▶ [Assigned task]:
Could you extract every entry below and reproduce it exactly?
###
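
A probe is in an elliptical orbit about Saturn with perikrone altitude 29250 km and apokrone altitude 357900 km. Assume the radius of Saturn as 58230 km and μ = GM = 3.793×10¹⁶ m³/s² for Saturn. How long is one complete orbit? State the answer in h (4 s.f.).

T ≈ 35.81 h

r_p = 58230 + 29250 = 87480 km = 8.7480×10⁷ m.
r_a = 58230 + 357900 = 416130 km = 4.1613×10⁸ m.
Semi-major axis a = (r_p + r_a)/2 = (87480 + 4.1613×10⁵)/2 = 2.5180×10⁵ km = 2.518×10⁸ m.
By Kepler's third law T = 2π√(a³/μ) = 2π × 2.052×10⁴ = 1.289×10⁵ s.
= 35.81 h.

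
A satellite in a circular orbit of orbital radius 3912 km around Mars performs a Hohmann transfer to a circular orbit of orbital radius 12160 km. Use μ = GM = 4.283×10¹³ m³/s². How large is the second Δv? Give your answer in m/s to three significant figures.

Δv ≈ 567 m/s

r₁ = 3912 km = 3.912×10⁶ m.
r₂ = 12160 km = 1.216×10⁷ m.
Transfer ellipse a_t = (r₁ + r₂)/2 = 8.036×10⁶ m.
At r₁: circular v_c1 = √(μ/r₁) = 3309 m/s; transfer-periapsis v_p = √[μ(2/r₁ − 1/a_t)] = 4070 m/s.
At r₂: circular v_c2 = √(μ/r₂) = 1877 m/s; transfer-apoapsis v_a = √[μ(2/r₂ − 1/a_t)] = 1309 m/s.
Δv₂ = v_c2 − v_a = 567.3 m/s.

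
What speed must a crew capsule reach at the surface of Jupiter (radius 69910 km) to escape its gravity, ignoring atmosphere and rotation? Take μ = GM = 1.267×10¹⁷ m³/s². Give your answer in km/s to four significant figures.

r = R = 6.991×10⁷ m.
Escape speed v_esc = √(2μ/r) = √(2 × 1.267×10¹⁷ / 6.991×10⁷) = √(3.625×10⁹) = 60210 m/s.
= 60.21 km/s.

v_esc ≈ 60.21 km/s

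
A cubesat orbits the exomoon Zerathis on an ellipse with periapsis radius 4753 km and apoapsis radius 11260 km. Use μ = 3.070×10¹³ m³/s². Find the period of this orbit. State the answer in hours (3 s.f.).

Semi-major axis a = (r_p + r_a)/2 = (4753.0 + 11260)/2 = 8006.5 km = 8.006×10⁶ m.
By Kepler's third law T = 2π√(a³/μ) = 2π × 4.089×10³ = 2.569×10⁴ s.
= 7.136 hours.

T ≈ 7.14 hours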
###
▶ [Response area]:
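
A probe is in an elliptical orbit about Saturn with perikrone altitude 29250 km and apokrone altitude 357900 km. Assume the radius of Saturn as 58230 km and μ = GM = 3.793×10¹⁶ m³/s² for Saturn. How long is one complete orbit? State the answer in h (4 s.f.).

T ≈ 35.81 h

r_p = 58230 + 29250 = 87480 km = 8.7480×10⁷ m.
r_a = 58230 + 357900 = 416130 km = 4.1613×10⁸ m.
Semi-major axis a = (r_p + r_a)/2 = (87480 + 4.1613×10⁵)/2 = 2.5180×10⁵ km = 2.518×10⁸ m.
By Kepler's third law T = 2π√(a³/μ) = 2π × 2.052×10⁴ = 1.289×10⁵ s.
= 35.81 h.

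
A satellite in a circular orbit of orbital radius 3912 km around Mars performs a Hohmann transfer to a circular orbit of orbital radius 12160 km. Use μ = GM = 4.283×10¹³ m³/s². How large is the second Δv? Give your answer in m/s to three significant figures.

Δv ≈ 567 m/s

r₁ = 3912 km = 3.912×10⁶ m.
r₂ = 12160 km = 1.216×10⁷ m.
Transfer ellipse a_t = (r₁ + r₂)/2 = 8.036×10⁶ m.
At r₁: circular v_c1 = √(μ/r₁) = 3309 m/s; transfer-periapsis v_p = √[μ(2/r₁ − 1/a_t)] = 4070 m/s.
At r₂: circular v_c2 = √(μ/r₂) = 1877 m/s; transfer-apoapsis v_a = √[μ(2/r₂ − 1/a_t)] = 1309 m/s.
Δv₂ = v_c2 − v_a = 567.3 m/s.

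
What speed must a crew capsule reach at the surface of Jupiter (radius 69910 km) to escape its gravity, ignoring atmosphere and rotation? Take μ = GM = 1.267×10¹⁷ m³/s². Give your answer in km/s to four significant figures.

r = R = 6.991×10⁷ m.
Escape speed v_esc = √(2μ/r) = √(2 × 1.267×10¹⁷ / 6.991×10⁷) = √(3.625×10⁹) = 60210 m/s.
= 60.21 km/s.

v_esc ≈ 60.21 km/s

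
A cubesat orbits the exomoon Zerathis on an ellipse with periapsis radius 4753 km and apoapsis radius 11260 km. Use μ = 3.070×10¹³ m³/s². Find the period of this orbit. State the answer in hours (3 s.f.).

Semi-major axis a = (r_p + r_a)/2 = (4753.0 + 11260)/2 = 8006.5 km = 8.006×10⁶ m.
By Kepler's third law T = 2π√(a³/μ) = 2π × 4.089×10³ = 2.569×10⁴ s.
= 7.136 hours.

T ≈ 7.14 hours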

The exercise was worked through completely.